**Work instructions**. From the entries, copy each line that includes "normal".

[Entries taken from a collection]
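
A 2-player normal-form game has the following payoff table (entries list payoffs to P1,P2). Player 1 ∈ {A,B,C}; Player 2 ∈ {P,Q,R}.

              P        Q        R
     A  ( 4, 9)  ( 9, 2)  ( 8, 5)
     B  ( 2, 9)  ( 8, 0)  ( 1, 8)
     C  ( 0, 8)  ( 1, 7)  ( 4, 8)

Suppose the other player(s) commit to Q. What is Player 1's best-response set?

u_1(A vs Q) = 9
u_1(B vs Q) = 8
u_1(C vs Q) = 1
max payoff 9 at {A}

P1 best: {A}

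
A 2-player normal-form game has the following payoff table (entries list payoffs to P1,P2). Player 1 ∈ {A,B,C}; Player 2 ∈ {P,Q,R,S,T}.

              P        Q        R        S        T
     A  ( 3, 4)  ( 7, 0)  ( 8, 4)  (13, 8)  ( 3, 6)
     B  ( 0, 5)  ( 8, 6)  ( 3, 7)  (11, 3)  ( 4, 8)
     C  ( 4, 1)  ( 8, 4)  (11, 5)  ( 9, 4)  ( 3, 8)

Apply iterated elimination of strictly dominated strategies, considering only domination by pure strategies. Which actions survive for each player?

Survivors P1:{A,B} P2:{S,T}

P2 drop P (T beats it: A:6>4 B:8>5 C:8>1)
P2 drop Q (R beats it: A:4>0 B:7>6 C:5>4)
P2 drop R (T beats it: A:6>4 B:8>7 C:8>5)
P1 drop C (B beats it: S:11>9 T:4>3)
P1→{A,B} P2→{S,T}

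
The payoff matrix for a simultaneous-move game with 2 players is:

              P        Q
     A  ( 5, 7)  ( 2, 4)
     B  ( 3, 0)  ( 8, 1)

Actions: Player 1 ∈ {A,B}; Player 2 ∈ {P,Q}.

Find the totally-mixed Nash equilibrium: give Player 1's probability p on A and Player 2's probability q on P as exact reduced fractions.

P1 indiff ⇒ q·5+(1-q)·2 = q·3+(1-q)·8 ⇒ q(2) = (1-q)(6) ⇒ q = 3/4
P2 indiff ⇒ p·7+(1-p)·0 = p·4+(1-p)·1 ⇒ p(3) = (1-p)(1) ⇒ p = 1/4

P1 mixes 1/4 on A; P2 mixes 3/4 on P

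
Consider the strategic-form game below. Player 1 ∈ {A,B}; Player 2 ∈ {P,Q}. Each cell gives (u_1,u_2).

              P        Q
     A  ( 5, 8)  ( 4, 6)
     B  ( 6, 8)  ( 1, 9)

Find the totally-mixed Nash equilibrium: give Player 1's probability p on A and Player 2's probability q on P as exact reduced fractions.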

**Written response**.
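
A 2-player normal-form game has the following payoff table (entries list payoffs to P1,P2). Player 1 ∈ {A,B,C}; Player 2 ∈ {P,Q,R}.
A 2-player normal-form game has the following payoff table (entries list payoffs to P1,P2). Player 1 ∈ {A,B,C}; Player 2 ∈ {P,Q,R,S,T}.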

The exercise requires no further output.